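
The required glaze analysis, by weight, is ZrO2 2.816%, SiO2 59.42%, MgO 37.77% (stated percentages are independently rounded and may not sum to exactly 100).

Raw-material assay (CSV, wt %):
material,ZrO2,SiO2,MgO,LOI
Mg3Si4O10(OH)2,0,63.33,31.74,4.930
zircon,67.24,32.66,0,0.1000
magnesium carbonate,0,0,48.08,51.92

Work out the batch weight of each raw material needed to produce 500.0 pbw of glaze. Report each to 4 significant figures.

Batch per 500.0 pbw glaze:
  Mg3Si4O10(OH)2: 458.3 pbw
  zircon: 20.94 pbw
  magnesium carbonate: 90.22 pbw
Total batch = 569.5 pbw; LOI loss = 69.46 pbw; yield = 87.80%

Working values are displayed rounded off to 4 significant figures within the worked lines; all internal work runs at full float precision in all steps; every reported number is rounded a single time — derived quantities (ignition loss, the three compositions, the yield, totals, net glass mass) are re-derived in exact precision from the batch weights at 500.0 pbw of glass, precisely as stated by the question or the answer.
Per-oxide target masses for 500.0 pbw glaze:
  ZrO2: 2.816% × 500.0 = 14.08 pbw
  SiO2: 59.42% × 500.0 = 297.1 pbw
  MgO: 37.77% × 500.0 = 188.8 pbw
A balance pass over the oxides, on the weights just shown, under the basis named above (delivered sums recover each target within answer rounding):
  ZrO2: 20.94·0.6724 = 14.08 pbw (target 14.08 pbw)
  SiO2: 458.3·0.6333 + 20.94·0.3266 = 297.1 pbw (target 297.1 pbw)
  MgO: 458.3·0.3174 + 90.22·0.4808 = 188.8 pbw (target 188.8 pbw)
Consistency of the glass mass: net batch after ignition = 500.0 pbw (the targets, summed, come to 500.0 pbw; with the basis standing at 500.0 pbw — gaps are rounding artifacts).
Whole-batch sum: Σ batch = 569.5 pbw; LOI loss = Σ batch·LOI = 69.46 pbw; as yield: glass ÷ batch → 87.80%.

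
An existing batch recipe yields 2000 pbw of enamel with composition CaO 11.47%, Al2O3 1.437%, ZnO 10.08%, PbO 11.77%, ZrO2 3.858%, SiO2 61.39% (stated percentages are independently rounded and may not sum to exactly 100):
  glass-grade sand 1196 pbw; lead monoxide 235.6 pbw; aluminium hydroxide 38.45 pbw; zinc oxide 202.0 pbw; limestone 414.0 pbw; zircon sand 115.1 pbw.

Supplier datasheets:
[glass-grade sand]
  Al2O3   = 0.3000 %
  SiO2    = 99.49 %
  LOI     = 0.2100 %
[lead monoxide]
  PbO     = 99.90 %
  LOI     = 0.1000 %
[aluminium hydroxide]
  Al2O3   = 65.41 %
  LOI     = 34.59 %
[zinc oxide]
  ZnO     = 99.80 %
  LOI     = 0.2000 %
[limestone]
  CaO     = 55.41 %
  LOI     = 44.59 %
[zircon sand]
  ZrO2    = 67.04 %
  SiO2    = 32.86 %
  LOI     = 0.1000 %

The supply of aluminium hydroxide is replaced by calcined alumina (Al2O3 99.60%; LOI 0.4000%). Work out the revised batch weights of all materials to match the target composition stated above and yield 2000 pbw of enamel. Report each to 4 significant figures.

Revised batch per 2000 pbw enamel:
  glass-grade sand: 1196 pbw
  lead monoxide: 235.6 pbw
  calcined alumina: 25.25 pbw
  zinc oxide: 202.0 pbw
  limestone: 414.0 pbw
  zircon sand: 115.1 pbw
Total batch = 2188 pbw; LOI loss = 188.0 pbw

The working math maintains full float precision at every stage; intermediates appear rounded to 4 significant figures as written — every reported result takes a single rounding; the derived quantities (LOI, yield, the totals, the six compositions, net glass mass) are re-derived from the weighed amounts at 2000 pbw of glass in full float precision as quoted within the problem or the answer.
Target oxide masses per 2000 pbw enamel:
  CaO: 11.47% × 2000 = 229.4 pbw
  Al2O3: 1.437% × 2000 = 28.74 pbw
  ZnO: 10.08% × 2000 = 201.6 pbw
  PbO: 11.77% × 2000 = 235.4 pbw
  ZrO2: 3.858% × 2000 = 77.16 pbw
  SiO2: 61.39% × 2000 = 1228 pbw
Verifying the oxide balance applying the batch weights above, under the basis named above (oxide sums agree with the targets inside rounding margins):
  CaO: 414.0·0.5541 = 229.4 pbw (target 229.4 pbw)
  Al2O3: 1196·0.003000 + 25.25·0.9960 = 28.74 pbw (target 28.74 pbw)
  ZnO: 202.0·0.9980 = 201.6 pbw (target 201.6 pbw)
  PbO: 235.6·0.9990 = 235.4 pbw (target 235.4 pbw)
  ZrO2: 115.1·0.6704 = 77.16 pbw (target 77.16 pbw)
  SiO2: 1196·0.9949 + 115.1·0.3286 = 1228 pbw (target 1228 pbw)
Glass-mass bookkeeping: batch total minus LOI = 2000 pbw (per-oxide target masses sum to 2000 pbw; stated basis 2000 pbw — rounding explains the deltas).
Total batch = Σ batch = 2188 pbw; loss to ignition Σ batch·LOI = 188.0 pbw; yield = glass ÷ total batch = 91.41%.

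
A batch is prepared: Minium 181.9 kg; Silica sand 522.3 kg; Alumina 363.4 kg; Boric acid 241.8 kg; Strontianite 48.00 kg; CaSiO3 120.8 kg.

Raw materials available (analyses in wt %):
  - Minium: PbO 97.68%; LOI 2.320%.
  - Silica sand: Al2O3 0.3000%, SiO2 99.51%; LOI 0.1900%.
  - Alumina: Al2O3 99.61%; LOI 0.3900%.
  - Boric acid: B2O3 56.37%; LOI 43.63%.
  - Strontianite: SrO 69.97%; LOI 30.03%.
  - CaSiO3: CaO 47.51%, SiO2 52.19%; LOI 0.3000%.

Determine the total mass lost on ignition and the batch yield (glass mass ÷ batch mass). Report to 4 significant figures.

Intermediates are displayed rounded off to 4 significant digits between the steps; the whole derivation carries exact precision through every step. Each reported result is rounded only once; all derived quantities are re-derived in full float precision (the totals, six oxide percentages, yield, glass mass, LOI) starting from the weights on 1351 kg of glass, exactly as shown in the problem or answer text.
Loss on ignition, line by line:
  Minium: 181.9 × 0.02320 = 4.220 kg
  Silica sand: 522.3 × 0.001900 = 0.9924 kg
  Alumina: 363.4 × 0.003900 = 1.417 kg
  Boric acid: 241.8 × 0.4363 = 105.5 kg
  Strontianite: 48.00 × 0.3003 = 14.41 kg
  CaSiO3: 120.8 × 0.003000 = 0.3624 kg
Total LOI = 126.9 kg
Glass = batch − LOI = 1478 − 126.9 = 1351 kg

LOI loss = 126.9 kg; glass = 1351 kg; yield = 91.41%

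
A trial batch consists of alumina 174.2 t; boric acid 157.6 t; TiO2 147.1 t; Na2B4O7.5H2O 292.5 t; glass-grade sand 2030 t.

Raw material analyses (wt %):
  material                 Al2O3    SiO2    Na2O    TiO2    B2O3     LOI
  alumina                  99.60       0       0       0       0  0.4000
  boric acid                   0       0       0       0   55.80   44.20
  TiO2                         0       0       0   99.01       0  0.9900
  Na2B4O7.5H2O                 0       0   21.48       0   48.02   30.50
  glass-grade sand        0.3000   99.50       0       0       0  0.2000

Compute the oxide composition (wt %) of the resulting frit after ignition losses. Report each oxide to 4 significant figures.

Working values are printed rounded to four significant figures alongside each step; the whole derivation runs at exact precision from first step to last; every reported number is rounded a single time; derived quantities are computed from the batch weights on 2636 t of glass at full precision (LOI, the totals, the five compositions, yield, net glass mass) exactly as shown in question or answer.
Oxide masses out of the charge:
  Al2O3: 174.2·0.9960 + 2030·0.003000 = 179.6 t
  SiO2: 2030·0.9950 = 2020 t
  Na2O: 292.5·0.2148 = 62.83 t
  TiO2: 147.1·0.9901 = 145.6 t
  B2O3: 157.6·0.5580 + 292.5·0.4802 = 228.4 t
LOI: 174.2·0.004000 + 157.6·0.4420 + 147.1·0.009900 + 292.5·0.3050 + 2030·0.002000 = 165.1 t
Glass mass = batch − LOI = 2801 − 165.1 = 2636 t (= Σ oxide masses)
wt % = oxide mass / glass mass × 100

Glass mass = 2636 t (batch 2801 − LOI 165.1).
Composition: Al2O3 6.812%, SiO2 76.62%, Na2O 2.383%, TiO2 5.525%, B2O3 8.664%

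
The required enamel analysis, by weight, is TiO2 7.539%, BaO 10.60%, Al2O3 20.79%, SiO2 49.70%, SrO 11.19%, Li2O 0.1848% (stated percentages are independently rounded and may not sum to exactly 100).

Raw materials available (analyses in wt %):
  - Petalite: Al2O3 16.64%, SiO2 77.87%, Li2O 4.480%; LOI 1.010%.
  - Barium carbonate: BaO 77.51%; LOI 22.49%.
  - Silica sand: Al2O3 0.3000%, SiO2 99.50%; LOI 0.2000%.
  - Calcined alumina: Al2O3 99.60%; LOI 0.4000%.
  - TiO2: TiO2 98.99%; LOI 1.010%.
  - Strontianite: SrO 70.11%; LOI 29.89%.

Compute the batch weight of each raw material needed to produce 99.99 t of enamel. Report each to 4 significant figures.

Batch per 99.99 t enamel:
  Petalite: 4.125 t
  Barium carbonate: 13.67 t
  Silica sand: 46.72 t
  Calcined alumina: 20.04 t
  TiO2: 7.615 t
  Strontianite: 15.96 t
Total batch = 108.1 t; LOI loss = 8.137 t; yield = 92.47%

The whole derivation holds exact precision from start to finish — values along the way appear rounded to 4 significant figures alongside each step — each reported figure is rounded just once; the derived quantities are recomputed in full float precision (the six compositions, glass mass, the totals, the yield, ignition loss) starting from the weights on 99.99 t of glass, as written in question or answer.
Per-oxide target masses for 99.99 t enamel:
  TiO2: 7.539% × 99.99 = 7.538 t
  BaO: 10.60% × 99.99 = 10.60 t
  Al2O3: 20.79% × 99.99 = 20.79 t
  SiO2: 49.70% × 99.99 = 49.70 t
  SrO: 11.19% × 99.99 = 11.19 t
  Li2O: 0.1848% × 99.99 = 0.1848 t
Oxide-by-oxide audit using the reported weights, at the basis given (target by target, the sums agree net of answer rounding effects):
  TiO2: 7.615·0.9899 = 7.538 t (target 7.538 t)
  BaO: 13.67·0.7751 = 10.60 t (target 10.60 t)
  Al2O3: 4.125·0.1664 + 46.72·0.003000 + 20.04·0.9960 = 20.79 t (target 20.79 t)
  SiO2: 4.125·0.7787 + 46.72·0.9950 = 49.70 t (target 49.70 t)
  SrO: 15.96·0.7011 = 11.19 t (target 11.19 t)
  Li2O: 4.125·0.04480 = 0.1848 t (target 0.1848 t)
The glass-mass cross-check: total charge less LOI = 99.99 t (per-oxide target masses sum to 99.99 t; stated basis 99.99 t — gaps are rounding artifacts).
Summing the batch: Σ batch = 108.1 t; loss to ignition Σ batch·LOI = 8.137 t; as yield: glass ÷ batch → 92.47%.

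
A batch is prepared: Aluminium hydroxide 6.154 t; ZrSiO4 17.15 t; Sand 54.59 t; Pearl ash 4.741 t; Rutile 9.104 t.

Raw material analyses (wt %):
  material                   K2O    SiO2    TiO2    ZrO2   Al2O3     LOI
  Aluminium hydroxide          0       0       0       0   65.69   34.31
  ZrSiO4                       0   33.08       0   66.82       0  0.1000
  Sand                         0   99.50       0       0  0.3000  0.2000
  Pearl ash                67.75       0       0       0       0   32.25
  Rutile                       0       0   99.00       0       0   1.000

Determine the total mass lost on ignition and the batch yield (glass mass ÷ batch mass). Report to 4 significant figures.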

★ ★ ★ ★ ★

- _EXERCISE DETAILS_: Give an exact copy of the lines above from the line with "The required enamel" up to and including the line with "- Strontianite: SrO 70.11%; LOI 29.89%.", and leave everything else out.

- _RESPONSE BOX_:
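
The required enamel analysis, by weight, is TiO2 7.539%, BaO 10.60%, Al2O3 20.79%, SiO2 49.70%, SrO 11.19%, Li2O 0.1848% (stated percentages are independently rounded and may not sum to exactly 100).

Raw materials available (analyses in wt %):
  - Petalite: Al2O3 16.64%, SiO2 77.87%, Li2O 4.480%; LOI 1.010%.
  - Barium carbonate: BaO 77.51%; LOI 22.49%.
  - Silica sand: Al2O3 0.3000%, SiO2 99.50%; LOI 0.2000%.
  - Calcined alumina: Al2O3 99.60%; LOI 0.4000%.
  - TiO2: TiO2 98.99%; LOI 1.010%.
  - Strontianite: SrO 70.11%; LOI 29.89%.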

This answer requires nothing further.